Brief → Take the records below and set them down exactly, so that every line matches the original.

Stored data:
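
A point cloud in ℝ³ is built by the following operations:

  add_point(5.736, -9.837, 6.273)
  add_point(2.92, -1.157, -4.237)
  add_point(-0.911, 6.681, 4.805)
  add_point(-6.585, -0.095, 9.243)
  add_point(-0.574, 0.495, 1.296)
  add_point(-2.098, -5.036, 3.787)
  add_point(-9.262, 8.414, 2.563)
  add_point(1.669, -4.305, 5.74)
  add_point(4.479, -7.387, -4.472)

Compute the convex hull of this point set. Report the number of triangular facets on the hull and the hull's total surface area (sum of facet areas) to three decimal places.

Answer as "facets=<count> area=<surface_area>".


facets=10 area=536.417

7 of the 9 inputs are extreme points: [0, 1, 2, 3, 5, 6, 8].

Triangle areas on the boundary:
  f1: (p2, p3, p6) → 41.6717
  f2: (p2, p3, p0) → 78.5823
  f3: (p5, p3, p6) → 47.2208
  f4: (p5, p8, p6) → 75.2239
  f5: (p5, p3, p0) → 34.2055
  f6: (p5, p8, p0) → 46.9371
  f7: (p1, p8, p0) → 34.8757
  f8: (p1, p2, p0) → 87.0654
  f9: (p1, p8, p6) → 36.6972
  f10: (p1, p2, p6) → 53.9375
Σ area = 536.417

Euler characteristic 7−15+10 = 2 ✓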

Solution to this exercise →
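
A point cloud in ℝ³ is built by the following operations:

  add_point(5.736, -9.837, 6.273)
  add_point(2.92, -1.157, -4.237)
  add_point(-0.911, 6.681, 4.805)
  add_point(-6.585, -0.095, 9.243)
  add_point(-0.574, 0.495, 1.296)
  add_point(-2.098, -5.036, 3.787)
  add_point(-9.262, 8.414, 2.563)
  add_point(1.669, -4.305, 5.74)
  add_point(4.479, -7.387, -4.472)

Compute the convex hull of this point set. Report the number of triangular facets on the hull and the hull's total surface area (sum of facet areas) to three decimal places.

Answer as "facets=<count> area=<surface_area>".


facets=10 area=536.417

7 of the 9 inputs are extreme points: [0, 1, 2, 3, 5, 6, 8].

Triangle areas on the boundary:
  f1: (p2, p3, p6) → 41.6717
  f2: (p2, p3, p0) → 78.5823
  f3: (p5, p3, p6) → 47.2208
  f4: (p5, p8, p6) → 75.2239
  f5: (p5, p3, p0) → 34.2055
  f6: (p5, p8, p0) → 46.9371
  f7: (p1, p8, p0) → 34.8757
  f8: (p1, p2, p0) → 87.0654
  f9: (p1, p8, p6) → 36.6972
  f10: (p1, p2, p6) → 53.9375
Σ area = 536.417

Euler characteristic 7−15+10 = 2 ✓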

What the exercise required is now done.